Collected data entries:
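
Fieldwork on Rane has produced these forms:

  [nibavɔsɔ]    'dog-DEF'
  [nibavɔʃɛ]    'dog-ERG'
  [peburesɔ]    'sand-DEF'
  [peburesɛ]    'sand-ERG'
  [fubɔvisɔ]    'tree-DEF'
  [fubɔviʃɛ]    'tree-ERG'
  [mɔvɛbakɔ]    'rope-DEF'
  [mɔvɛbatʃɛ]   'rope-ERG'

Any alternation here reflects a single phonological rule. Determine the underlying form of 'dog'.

The root 'dog' surfaces as [nibavɔsɔ] and [nibavɔʃɛ], with a stem-final [s] ~ [ʃ] alternation.
But 'sand' keeps [s] in both environments ([peburesɔ], [peburesɛ]), so there is no rule changing /s/ to [ʃ] before the ERG suffix.
So /ʃ/ is underlying, and a rule of depalatalization — palato-alveolar /tʃ/ and /ʃ/ become [k] and [s] when no front vowel follows — gives [s].

/nibavɔʃ/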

(Exercise goal) Copy every record exactly, with nothing added or dropped.

(Written solution)
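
Fieldwork on Rane has produced these forms:

  [nibavɔsɔ]    'dog-DEF'
  [nibavɔʃɛ]    'dog-ERG'
  [peburesɔ]    'sand-DEF'
  [peburesɛ]    'sand-ERG'
  [fubɔvisɔ]    'tree-DEF'
  [fubɔviʃɛ]    'tree-ERG'
  [mɔvɛbakɔ]    'rope-DEF'
  [mɔvɛbatʃɛ]   'rope-ERG'

Any alternation here reflects a single phonological rule. Determine the underlying form of 'dog'.

The root 'dog' surfaces as [nibavɔsɔ] and [nibavɔʃɛ], with a stem-final [s] ~ [ʃ] alternation.
But 'sand' keeps [s] in both environments ([peburesɔ], [peburesɛ]), so there is no rule changing /s/ to [ʃ] before the ERG suffix.
So /ʃ/ is underlying, and a rule of depalatalization — palato-alveolar /tʃ/ and /ʃ/ become [k] and [s] when no front vowel follows — gives [s].

/nibavɔʃ/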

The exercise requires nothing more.